### Aim of the task
Each line below should be reproduced without any alteration.

(Records drawn from a dataset)
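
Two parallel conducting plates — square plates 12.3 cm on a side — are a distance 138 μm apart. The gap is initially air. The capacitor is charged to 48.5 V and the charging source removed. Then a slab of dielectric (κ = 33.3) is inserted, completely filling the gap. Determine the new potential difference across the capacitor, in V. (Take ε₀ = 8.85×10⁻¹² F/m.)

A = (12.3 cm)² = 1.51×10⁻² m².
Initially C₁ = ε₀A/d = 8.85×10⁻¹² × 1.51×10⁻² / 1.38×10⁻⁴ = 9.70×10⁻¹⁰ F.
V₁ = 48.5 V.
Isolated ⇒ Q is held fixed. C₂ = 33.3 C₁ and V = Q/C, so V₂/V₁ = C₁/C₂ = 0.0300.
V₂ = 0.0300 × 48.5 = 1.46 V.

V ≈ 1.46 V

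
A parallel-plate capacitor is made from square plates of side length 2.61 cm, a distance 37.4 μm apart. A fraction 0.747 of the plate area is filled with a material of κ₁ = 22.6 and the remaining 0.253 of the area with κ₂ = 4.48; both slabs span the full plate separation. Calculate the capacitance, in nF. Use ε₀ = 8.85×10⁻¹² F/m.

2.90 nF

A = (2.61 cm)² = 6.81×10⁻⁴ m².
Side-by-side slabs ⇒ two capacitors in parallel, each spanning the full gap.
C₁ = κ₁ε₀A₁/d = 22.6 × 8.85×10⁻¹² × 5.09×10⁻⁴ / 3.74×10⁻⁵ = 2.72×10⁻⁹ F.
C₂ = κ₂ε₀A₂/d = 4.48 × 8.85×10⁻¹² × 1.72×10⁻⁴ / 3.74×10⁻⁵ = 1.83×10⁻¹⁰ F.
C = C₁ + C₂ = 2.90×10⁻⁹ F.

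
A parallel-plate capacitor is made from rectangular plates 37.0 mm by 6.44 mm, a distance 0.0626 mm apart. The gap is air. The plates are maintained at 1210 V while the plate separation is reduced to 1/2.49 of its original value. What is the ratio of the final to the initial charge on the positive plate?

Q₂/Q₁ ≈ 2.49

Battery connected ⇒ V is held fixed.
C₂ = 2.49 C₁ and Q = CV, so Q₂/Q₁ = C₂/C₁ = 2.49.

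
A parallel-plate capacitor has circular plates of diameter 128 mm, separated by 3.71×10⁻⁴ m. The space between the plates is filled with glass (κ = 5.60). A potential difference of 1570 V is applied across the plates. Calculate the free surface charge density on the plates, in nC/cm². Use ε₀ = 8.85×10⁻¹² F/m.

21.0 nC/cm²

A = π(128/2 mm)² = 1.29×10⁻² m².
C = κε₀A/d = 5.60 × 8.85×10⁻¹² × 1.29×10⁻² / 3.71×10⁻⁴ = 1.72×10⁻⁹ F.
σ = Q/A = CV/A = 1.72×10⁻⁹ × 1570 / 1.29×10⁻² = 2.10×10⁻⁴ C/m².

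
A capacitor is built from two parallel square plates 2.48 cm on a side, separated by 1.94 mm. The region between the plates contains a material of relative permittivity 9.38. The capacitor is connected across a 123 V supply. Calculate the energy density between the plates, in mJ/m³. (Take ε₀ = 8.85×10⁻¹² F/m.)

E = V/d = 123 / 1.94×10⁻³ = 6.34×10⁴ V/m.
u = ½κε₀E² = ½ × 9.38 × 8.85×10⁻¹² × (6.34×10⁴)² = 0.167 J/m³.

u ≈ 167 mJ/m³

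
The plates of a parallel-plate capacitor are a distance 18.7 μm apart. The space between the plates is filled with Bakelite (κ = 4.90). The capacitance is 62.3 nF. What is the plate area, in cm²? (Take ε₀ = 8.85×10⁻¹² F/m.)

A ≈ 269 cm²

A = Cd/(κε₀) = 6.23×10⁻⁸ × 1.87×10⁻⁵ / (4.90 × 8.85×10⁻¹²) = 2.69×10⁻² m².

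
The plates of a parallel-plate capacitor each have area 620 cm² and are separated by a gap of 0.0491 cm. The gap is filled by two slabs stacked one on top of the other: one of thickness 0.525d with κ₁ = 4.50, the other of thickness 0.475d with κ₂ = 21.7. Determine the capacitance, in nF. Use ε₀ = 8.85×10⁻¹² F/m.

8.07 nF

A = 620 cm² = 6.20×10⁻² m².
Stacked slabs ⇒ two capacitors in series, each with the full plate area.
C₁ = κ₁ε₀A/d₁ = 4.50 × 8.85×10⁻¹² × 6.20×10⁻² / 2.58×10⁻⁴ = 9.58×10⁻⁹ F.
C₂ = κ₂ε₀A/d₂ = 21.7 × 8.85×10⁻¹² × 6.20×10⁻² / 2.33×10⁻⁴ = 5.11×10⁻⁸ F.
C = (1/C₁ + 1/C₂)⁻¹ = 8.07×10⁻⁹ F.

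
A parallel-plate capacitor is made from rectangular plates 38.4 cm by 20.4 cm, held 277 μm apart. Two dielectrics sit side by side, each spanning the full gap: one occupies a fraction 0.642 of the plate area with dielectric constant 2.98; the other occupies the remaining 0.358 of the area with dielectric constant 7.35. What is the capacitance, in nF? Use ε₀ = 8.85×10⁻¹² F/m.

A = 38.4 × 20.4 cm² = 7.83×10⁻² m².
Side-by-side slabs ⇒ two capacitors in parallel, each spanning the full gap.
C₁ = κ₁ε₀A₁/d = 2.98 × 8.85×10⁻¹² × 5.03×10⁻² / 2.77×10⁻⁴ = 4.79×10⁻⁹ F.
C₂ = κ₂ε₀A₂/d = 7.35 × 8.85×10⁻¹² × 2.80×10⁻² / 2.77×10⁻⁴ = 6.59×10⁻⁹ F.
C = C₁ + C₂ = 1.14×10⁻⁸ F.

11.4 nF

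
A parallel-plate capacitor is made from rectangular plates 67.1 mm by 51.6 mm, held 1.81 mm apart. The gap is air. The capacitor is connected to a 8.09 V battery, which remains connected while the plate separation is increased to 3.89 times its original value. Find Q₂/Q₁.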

### Task response
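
Two parallel conducting plates — square plates 12.3 cm on a side — are a distance 138 μm apart. The gap is initially air. The capacitor is charged to 48.5 V and the charging source removed. Then a slab of dielectric (κ = 33.3) is inserted, completely filling the gap. Determine the new potential difference across the capacitor, in V. (Take ε₀ = 8.85×10⁻¹² F/m.)

A = (12.3 cm)² = 1.51×10⁻² m².
Initially C₁ = ε₀A/d = 8.85×10⁻¹² × 1.51×10⁻² / 1.38×10⁻⁴ = 9.70×10⁻¹⁰ F.
V₁ = 48.5 V.
Isolated ⇒ Q is held fixed. C₂ = 33.3 C₁ and V = Q/C, so V₂/V₁ = C₁/C₂ = 0.0300.
V₂ = 0.0300 × 48.5 = 1.46 V.

V ≈ 1.46 V

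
A parallel-plate capacitor is made from square plates of side length 2.61 cm, a distance 37.4 μm apart. A fraction 0.747 of the plate area is filled with a material of κ₁ = 22.6 and the remaining 0.253 of the area with κ₂ = 4.48; both slabs span the full plate separation. Calculate the capacitance, in nF. Use ε₀ = 8.85×10⁻¹² F/m.

2.90 nF

A = (2.61 cm)² = 6.81×10⁻⁴ m².
Side-by-side slabs ⇒ two capacitors in parallel, each spanning the full gap.
C₁ = κ₁ε₀A₁/d = 22.6 × 8.85×10⁻¹² × 5.09×10⁻⁴ / 3.74×10⁻⁵ = 2.72×10⁻⁹ F.
C₂ = κ₂ε₀A₂/d = 4.48 × 8.85×10⁻¹² × 1.72×10⁻⁴ / 3.74×10⁻⁵ = 1.83×10⁻¹⁰ F.
C = C₁ + C₂ = 2.90×10⁻⁹ F.

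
A parallel-plate capacitor is made from rectangular plates 37.0 mm by 6.44 mm, a distance 0.0626 mm apart. The gap is air. The plates are maintained at 1210 V while the plate separation is reduced to 1/2.49 of its original value. What is the ratio of the final to the initial charge on the positive plate?

Q₂/Q₁ ≈ 2.49

Battery connected ⇒ V is held fixed.
C₂ = 2.49 C₁ and Q = CV, so Q₂/Q₁ = C₂/C₁ = 2.49.

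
A parallel-plate capacitor has circular plates of diameter 128 mm, separated by 3.71×10⁻⁴ m. The space between the plates is filled with glass (κ = 5.60). A potential difference of 1570 V is applied across the plates. Calculate the free surface charge density on the plates, in nC/cm². Use ε₀ = 8.85×10⁻¹² F/m.

21.0 nC/cm²

A = π(128/2 mm)² = 1.29×10⁻² m².
C = κε₀A/d = 5.60 × 8.85×10⁻¹² × 1.29×10⁻² / 3.71×10⁻⁴ = 1.72×10⁻⁹ F.
σ = Q/A = CV/A = 1.72×10⁻⁹ × 1570 / 1.29×10⁻² = 2.10×10⁻⁴ C/m².

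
A capacitor is built from two parallel square plates 2.48 cm on a side, separated by 1.94 mm. The region between the plates contains a material of relative permittivity 9.38. The capacitor is connected across a 123 V supply. Calculate the energy density between the plates, in mJ/m³. (Take ε₀ = 8.85×10⁻¹² F/m.)

E = V/d = 123 / 1.94×10⁻³ = 6.34×10⁴ V/m.
u = ½κε₀E² = ½ × 9.38 × 8.85×10⁻¹² × (6.34×10⁴)² = 0.167 J/m³.

u ≈ 167 mJ/m³

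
The plates of a parallel-plate capacitor are a distance 18.7 μm apart. The space between the plates is filled with Bakelite (κ = 4.90). The capacitance is 62.3 nF. What is the plate area, in cm²? (Take ε₀ = 8.85×10⁻¹² F/m.)

A ≈ 269 cm²

A = Cd/(κε₀) = 6.23×10⁻⁸ × 1.87×10⁻⁵ / (4.90 × 8.85×10⁻¹²) = 2.69×10⁻² m².

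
The plates of a parallel-plate capacitor each have area 620 cm² and are separated by a gap of 0.0491 cm. The gap is filled by two slabs stacked one on top of the other: one of thickness 0.525d with κ₁ = 4.50, the other of thickness 0.475d with κ₂ = 21.7. Determine the capacitance, in nF. Use ε₀ = 8.85×10⁻¹² F/m.

8.07 nF

A = 620 cm² = 6.20×10⁻² m².
Stacked slabs ⇒ two capacitors in series, each with the full plate area.
C₁ = κ₁ε₀A/d₁ = 4.50 × 8.85×10⁻¹² × 6.20×10⁻² / 2.58×10⁻⁴ = 9.58×10⁻⁹ F.
C₂ = κ₂ε₀A/d₂ = 21.7 × 8.85×10⁻¹² × 6.20×10⁻² / 2.33×10⁻⁴ = 5.11×10⁻⁸ F.
C = (1/C₁ + 1/C₂)⁻¹ = 8.07×10⁻⁹ F.

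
A parallel-plate capacitor is made from rectangular plates 38.4 cm by 20.4 cm, held 277 μm apart. Two dielectrics sit side by side, each spanning the full gap: one occupies a fraction 0.642 of the plate area with dielectric constant 2.98; the other occupies the remaining 0.358 of the area with dielectric constant 7.35. What is the capacitance, in nF? Use ε₀ = 8.85×10⁻¹² F/m.

A = 38.4 × 20.4 cm² = 7.83×10⁻² m².
Side-by-side slabs ⇒ two capacitors in parallel, each spanning the full gap.
C₁ = κ₁ε₀A₁/d = 2.98 × 8.85×10⁻¹² × 5.03×10⁻² / 2.77×10⁻⁴ = 4.79×10⁻⁹ F.
C₂ = κ₂ε₀A₂/d = 7.35 × 8.85×10⁻¹² × 2.80×10⁻² / 2.77×10⁻⁴ = 6.59×10⁻⁹ F.
C = C₁ + C₂ = 1.14×10⁻⁸ F.

11.4 nF

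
A parallel-plate capacitor is made from rectangular plates 67.1 mm by 51.6 mm, held 1.81 mm apart. The gap is air. The capacitor is connected to a 8.09 V battery, which remains connected while the plate separation is increased to 3.89 times its original value. Find Q₂/Q₁.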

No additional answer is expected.